> **HOW TO COMPLETE THIS TASK**:
Once the line with "Meridian, Larkspur, Talus" is found in the data, output it and each following line exactly, up to and including the line with "Three ride-hailing platforms", and nothing before or after.

Dataset entries:
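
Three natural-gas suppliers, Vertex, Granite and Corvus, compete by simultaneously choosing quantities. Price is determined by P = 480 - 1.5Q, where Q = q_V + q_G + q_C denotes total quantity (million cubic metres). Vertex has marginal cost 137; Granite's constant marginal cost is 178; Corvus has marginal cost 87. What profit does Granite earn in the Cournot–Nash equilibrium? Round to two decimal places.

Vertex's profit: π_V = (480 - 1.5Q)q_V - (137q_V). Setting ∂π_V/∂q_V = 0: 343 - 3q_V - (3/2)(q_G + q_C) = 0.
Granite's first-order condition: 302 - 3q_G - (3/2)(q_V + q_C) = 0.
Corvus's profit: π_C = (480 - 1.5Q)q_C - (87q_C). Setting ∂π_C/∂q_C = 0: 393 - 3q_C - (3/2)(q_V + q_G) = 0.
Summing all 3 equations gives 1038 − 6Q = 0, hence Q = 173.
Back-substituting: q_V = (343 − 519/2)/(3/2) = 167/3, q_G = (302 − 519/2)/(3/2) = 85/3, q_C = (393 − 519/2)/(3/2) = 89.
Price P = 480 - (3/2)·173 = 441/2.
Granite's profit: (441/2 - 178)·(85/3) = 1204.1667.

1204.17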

* * *

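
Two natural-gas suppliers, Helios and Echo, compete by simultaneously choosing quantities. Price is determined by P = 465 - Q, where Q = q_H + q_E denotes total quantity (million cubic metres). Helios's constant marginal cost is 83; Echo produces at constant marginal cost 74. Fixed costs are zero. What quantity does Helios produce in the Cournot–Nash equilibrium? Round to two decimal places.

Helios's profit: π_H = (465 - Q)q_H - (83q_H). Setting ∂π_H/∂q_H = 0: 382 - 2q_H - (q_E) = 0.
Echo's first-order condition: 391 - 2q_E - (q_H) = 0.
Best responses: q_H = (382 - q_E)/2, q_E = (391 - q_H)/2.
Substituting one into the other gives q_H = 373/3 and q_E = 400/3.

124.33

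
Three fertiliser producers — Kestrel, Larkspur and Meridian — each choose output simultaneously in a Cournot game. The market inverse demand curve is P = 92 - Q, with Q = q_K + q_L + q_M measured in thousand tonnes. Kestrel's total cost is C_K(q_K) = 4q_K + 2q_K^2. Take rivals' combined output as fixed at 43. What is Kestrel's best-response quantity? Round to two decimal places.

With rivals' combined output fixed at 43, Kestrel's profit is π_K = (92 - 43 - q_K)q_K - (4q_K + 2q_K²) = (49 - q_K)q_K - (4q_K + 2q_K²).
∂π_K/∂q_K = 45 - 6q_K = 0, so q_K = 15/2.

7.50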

--

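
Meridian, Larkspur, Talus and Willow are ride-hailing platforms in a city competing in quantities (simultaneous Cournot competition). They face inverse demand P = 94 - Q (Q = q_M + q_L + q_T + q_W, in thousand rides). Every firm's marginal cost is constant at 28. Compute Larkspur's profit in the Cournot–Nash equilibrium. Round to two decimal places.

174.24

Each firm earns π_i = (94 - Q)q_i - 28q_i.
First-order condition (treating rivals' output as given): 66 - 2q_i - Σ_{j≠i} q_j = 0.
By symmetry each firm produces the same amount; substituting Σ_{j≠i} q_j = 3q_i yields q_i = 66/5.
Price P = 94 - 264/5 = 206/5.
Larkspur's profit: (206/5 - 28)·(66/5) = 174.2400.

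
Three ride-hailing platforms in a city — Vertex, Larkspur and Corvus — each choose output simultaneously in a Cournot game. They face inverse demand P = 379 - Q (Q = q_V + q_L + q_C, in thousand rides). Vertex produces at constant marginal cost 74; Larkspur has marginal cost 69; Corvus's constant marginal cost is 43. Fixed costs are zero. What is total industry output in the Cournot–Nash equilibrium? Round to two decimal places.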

> **SOLUTION TO THIS TASK**:
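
Meridian, Larkspur, Talus and Willow are ride-hailing platforms in a city competing in quantities (simultaneous Cournot competition). They face inverse demand P = 94 - Q (Q = q_M + q_L + q_T + q_W, in thousand rides). Every firm's marginal cost is constant at 28. Compute Larkspur's profit in the Cournot–Nash equilibrium. Round to two decimal places.

174.24

Each firm earns π_i = (94 - Q)q_i - 28q_i.
First-order condition (treating rivals' output as given): 66 - 2q_i - Σ_{j≠i} q_j = 0.
By symmetry each firm produces the same amount; substituting Σ_{j≠i} q_j = 3q_i yields q_i = 66/5.
Price P = 94 - 264/5 = 206/5.
Larkspur's profit: (206/5 - 28)·(66/5) = 174.2400.

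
Three ride-hailing platforms in a city — Vertex, Larkspur and Corvus — each choose output simultaneously in a Cournot game. They face inverse demand P = 379 - Q (Q = q_V + q_L + q_C, in thousand rides). Vertex produces at constant marginal cost 74; Larkspur has marginal cost 69; Corvus's constant marginal cost is 43. Fixed costs are zero. What is total industry output in the Cournot–Nash equilibrium? Round to two decimal places.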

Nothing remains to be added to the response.